[Task directions] Nothing but an exact copy is wanted: the line with "Heat is removed" and each line after it in the data below, last line included.

[Entries supplied]
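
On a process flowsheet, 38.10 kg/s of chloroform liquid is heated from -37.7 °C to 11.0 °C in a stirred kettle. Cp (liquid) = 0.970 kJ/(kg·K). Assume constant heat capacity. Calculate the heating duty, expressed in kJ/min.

Q = ṁ·Cp·ΔT = 38.10 × 0.970 × (11.0 − -37.7) = 1799.8 kJ/s
Heating duty = 107990 kJ/min

Q = 108000 kJ/min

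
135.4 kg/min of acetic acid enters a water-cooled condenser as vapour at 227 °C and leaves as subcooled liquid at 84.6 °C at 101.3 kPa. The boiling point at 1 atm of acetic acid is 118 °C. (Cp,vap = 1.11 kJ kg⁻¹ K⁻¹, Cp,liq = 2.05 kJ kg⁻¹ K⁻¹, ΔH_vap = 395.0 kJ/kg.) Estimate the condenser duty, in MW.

vapour 227→118 °C: -120.99 kJ/kg
condensation at 118 °C: -395 kJ/kg
liquid 118→84.6 °C: -68.47 kJ/kg
Δh = -120.99 + -395 + -68.47 = -584.46 kJ/kg
Q = ṁ·Δh = 135.4 kg/min × -584.46 kJ/kg = -79136 kJ/min
|Q| = 1318.9 kW = 1.3189 MW

Q_c = 1.32 MW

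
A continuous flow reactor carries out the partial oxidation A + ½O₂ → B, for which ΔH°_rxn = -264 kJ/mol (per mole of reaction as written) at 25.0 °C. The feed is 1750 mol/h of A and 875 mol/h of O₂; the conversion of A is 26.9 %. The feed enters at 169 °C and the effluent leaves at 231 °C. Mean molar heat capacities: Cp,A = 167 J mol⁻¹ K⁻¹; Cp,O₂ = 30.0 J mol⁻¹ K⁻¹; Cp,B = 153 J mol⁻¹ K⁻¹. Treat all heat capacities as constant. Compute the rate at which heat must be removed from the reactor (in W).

Extent of reaction ξ = 0.269 × 1750 = 470.75 mol/h
Reaction term: ξ·ΔH°_rxn = 470.75 × -264 = -124280 kJ/h
Sensible, feed 169→25 °C: -45864 kJ/h
Outlet flows (mol/h): A 1279.2, O₂ 639.62, B 470.75
Sensible, products 25→231 °C: 62799 kJ/h
Q = ΔH = -107340 kJ/h = -29.818 kW
Heat removed = 29818 W

Q_out = 29800 W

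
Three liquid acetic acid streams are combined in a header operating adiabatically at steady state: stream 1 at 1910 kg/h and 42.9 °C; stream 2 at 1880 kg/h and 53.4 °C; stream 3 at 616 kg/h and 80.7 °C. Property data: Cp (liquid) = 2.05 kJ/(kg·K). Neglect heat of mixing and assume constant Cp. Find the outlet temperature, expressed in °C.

T_out = 52.7 °C

Adiabatic, steady state ⇒ Σ ṁᵢCp,ᵢ(T_out − Tᵢ) = 0
T_out = Σ ṁᵢCp,ᵢTᵢ / Σ ṁᵢCp,ᵢ
      = 475690 / 9032.3 = 52.665 °C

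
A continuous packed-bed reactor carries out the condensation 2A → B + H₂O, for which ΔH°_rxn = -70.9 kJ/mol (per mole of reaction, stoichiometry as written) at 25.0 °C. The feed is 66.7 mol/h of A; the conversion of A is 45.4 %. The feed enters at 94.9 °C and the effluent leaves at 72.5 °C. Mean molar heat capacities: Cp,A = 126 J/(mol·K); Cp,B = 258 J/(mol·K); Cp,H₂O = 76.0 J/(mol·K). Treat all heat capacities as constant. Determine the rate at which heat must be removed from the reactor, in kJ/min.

Extent of reaction ξ = 0.454 × 66.7 / 2 = 15.141 mol/h
Reaction term: ξ·ΔH°_rxn = 15.141 × -70.9 = -1073.5 kJ/h
Sensible, feed 94.9→25 °C: -587.45 kJ/h
Outlet flows (mol/h): A 36.418, B 15.141, H₂O 15.141
Sensible, products 25→72.5 °C: 458.17 kJ/h
Q = ΔH = -1202.8 kJ/h = -0.3341 kW
Heat removed = 20.046 kJ/min

Q_out = 20.0 kJ/min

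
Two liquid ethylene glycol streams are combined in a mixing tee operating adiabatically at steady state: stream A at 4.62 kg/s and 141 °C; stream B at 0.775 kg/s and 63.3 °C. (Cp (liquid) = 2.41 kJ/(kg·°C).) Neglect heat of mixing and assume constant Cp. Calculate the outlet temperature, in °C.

T_out = 130 °C

No heat crosses the boundary, so H_out = H_in.
Σ ṁᵢCp,ᵢTᵢ = 4.62×2.41×141 + 0.775×2.41×63.3 = 1688.2
Σ ṁᵢCp,ᵢ = 4.62×2.41 + 0.775×2.41 = 13.002
T_out = 1688.2 / 13.002 = 129.84 °C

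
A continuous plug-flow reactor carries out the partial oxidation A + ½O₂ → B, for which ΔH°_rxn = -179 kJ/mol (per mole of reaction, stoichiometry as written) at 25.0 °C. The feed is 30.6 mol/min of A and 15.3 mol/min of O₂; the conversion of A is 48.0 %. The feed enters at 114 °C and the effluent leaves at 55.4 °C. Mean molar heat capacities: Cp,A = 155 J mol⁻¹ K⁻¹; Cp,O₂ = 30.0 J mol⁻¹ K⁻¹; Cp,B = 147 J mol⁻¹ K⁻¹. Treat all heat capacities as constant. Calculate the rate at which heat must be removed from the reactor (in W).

Q_out = 49100 W

Extent of reaction ξ = 0.480 × 30.6 = 14.688 mol/min
Reaction term: ξ·ΔH°_rxn = 14.688 × -179 = -2629.2 kJ/min
Sensible, feed 114→25 °C: -462.98 kJ/min
Outlet flows (mol/min): A 15.912, O₂ 7.956, B 14.688
Sensible, products 25→55.4 °C: 147.87 kJ/min
Q = ΔH = -2944.3 kJ/min = -49.071 kW
Heat removed = 49071 W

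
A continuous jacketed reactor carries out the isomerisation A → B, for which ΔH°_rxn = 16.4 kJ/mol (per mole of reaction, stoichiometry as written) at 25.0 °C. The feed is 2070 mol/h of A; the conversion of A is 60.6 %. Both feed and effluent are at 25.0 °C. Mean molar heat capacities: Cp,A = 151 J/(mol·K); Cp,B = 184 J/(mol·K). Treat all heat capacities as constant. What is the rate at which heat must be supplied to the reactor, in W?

Extent of reaction ξ = 0.606 × 2070 = 1254.4 mol/h
Reaction term: ξ·ΔH°_rxn = 1254.4 × 16.4 = 20572 kJ/h
Q = ΔH = 20572 kJ/h = 5.7146 kW
Heat supplied = 5714.6 W

Q_in = 5710 W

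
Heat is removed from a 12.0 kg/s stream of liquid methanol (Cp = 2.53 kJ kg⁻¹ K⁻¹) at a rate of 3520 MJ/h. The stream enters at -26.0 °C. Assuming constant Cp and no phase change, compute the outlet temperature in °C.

Q = 3520 MJ/h = 977.78 kJ/s
ΔT = Q/(ṁ·Cp) = 977.78/(12.0×2.53) = 32.206 K
T_out = -26.0 − 32.206 = -58.206 °C

T_out = -58.2 °C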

[Answer space]
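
Heat is removed from a 12.0 kg/s stream of liquid methanol (Cp = 2.53 kJ kg⁻¹ K⁻¹) at a rate of 3520 MJ/h. The stream enters at -26.0 °C. Assuming constant Cp and no phase change, compute the outlet temperature in °C.

Q = 3520 MJ/h = 977.78 kJ/s
ΔT = Q/(ṁ·Cp) = 977.78/(12.0×2.53) = 32.206 K
T_out = -26.0 − 32.206 = -58.206 °C

T_out = -58.2 °C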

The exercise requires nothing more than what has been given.